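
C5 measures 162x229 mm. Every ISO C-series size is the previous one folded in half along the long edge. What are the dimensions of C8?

57 × 81 mm

C6: ⌊229/2⌋ × 162 = 114 × 162 mm
C7: ⌊162/2⌋ × 114 = 81 × 114 mm
C8: ⌊114/2⌋ × 81 = 57 × 81 mm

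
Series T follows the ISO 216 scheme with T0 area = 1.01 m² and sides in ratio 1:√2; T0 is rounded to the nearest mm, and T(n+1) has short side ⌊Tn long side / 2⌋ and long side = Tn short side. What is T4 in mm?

Let T0's short side be w mm. w · w√2 = 1.01 m² = 1,010,000 mm², so w ≈ 845.1 mm and w√2 ≈ 1195.1 mm → T0 = 845 × 1195 mm.
T1: ⌊1195/2⌋ × 845 = 597 × 845 mm
T2: ⌊845/2⌋ × 597 = 422 × 597 mm
T3: ⌊597/2⌋ × 422 = 298 × 422 mm
T4: ⌊422/2⌋ × 298 = 211 × 298 mm

211 × 298 mm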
----------
*ASSIGNMENT*
Transcribe the whole listing word for word.

*RESULT FOR THIS TASK*
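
C5 measures 162x229 mm. Every ISO C-series size is the previous one folded in half along the long edge. What are the dimensions of C8?

57 × 81 mm

C6: ⌊229/2⌋ × 162 = 114 × 162 mm
C7: ⌊162/2⌋ × 114 = 81 × 114 mm
C8: ⌊114/2⌋ × 81 = 57 × 81 mm

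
Series T follows the ISO 216 scheme with T0 area = 1.01 m² and sides in ratio 1:√2; T0 is rounded to the nearest mm, and T(n+1) has short side ⌊Tn long side / 2⌋ and long side = Tn short side. What is T4 in mm?

Let T0's short side be w mm. w · w√2 = 1.01 m² = 1,010,000 mm², so w ≈ 845.1 mm and w√2 ≈ 1195.1 mm → T0 = 845 × 1195 mm.
T1: ⌊1195/2⌋ × 845 = 597 × 845 mm
T2: ⌊845/2⌋ × 597 = 422 × 597 mm
T3: ⌊597/2⌋ × 422 = 298 × 422 mm
T4: ⌊422/2⌋ × 298 = 211 × 298 mm

211 × 298 mm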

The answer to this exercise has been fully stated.